DATA SECTION START

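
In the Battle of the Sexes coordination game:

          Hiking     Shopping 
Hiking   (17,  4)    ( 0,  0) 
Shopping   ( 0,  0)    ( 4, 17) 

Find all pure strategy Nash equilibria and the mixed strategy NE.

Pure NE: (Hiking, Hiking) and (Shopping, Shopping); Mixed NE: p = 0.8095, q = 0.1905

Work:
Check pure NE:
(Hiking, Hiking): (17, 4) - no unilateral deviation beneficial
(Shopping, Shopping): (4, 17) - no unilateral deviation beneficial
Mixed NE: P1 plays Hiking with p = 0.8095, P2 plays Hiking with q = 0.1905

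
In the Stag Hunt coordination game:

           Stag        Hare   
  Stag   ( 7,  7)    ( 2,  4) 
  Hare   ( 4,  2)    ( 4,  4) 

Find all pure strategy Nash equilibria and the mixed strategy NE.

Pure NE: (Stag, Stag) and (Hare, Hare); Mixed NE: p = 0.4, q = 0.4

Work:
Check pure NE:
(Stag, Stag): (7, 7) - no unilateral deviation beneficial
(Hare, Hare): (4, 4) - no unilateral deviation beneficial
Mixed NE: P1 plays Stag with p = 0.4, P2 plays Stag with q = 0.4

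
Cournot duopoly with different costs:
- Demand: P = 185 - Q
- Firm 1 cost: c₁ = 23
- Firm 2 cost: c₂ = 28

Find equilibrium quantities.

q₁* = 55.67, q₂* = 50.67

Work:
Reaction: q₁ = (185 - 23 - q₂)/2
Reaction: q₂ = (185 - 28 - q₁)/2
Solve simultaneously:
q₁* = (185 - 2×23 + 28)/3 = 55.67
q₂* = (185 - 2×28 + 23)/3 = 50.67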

DATA SECTION END
DATA SECTION START

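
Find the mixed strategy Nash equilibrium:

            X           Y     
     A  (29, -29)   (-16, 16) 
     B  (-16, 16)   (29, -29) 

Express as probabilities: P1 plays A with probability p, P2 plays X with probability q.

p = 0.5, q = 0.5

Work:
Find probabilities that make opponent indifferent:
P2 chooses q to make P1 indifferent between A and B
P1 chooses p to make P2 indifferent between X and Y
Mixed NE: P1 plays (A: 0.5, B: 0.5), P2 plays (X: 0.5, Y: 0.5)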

DATA SECTION END

Check each line of the listing for "coordination", and copy the ones that hold it.

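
In the Battle of the Sexes coordination game:
In the Stag Hunt coordination game: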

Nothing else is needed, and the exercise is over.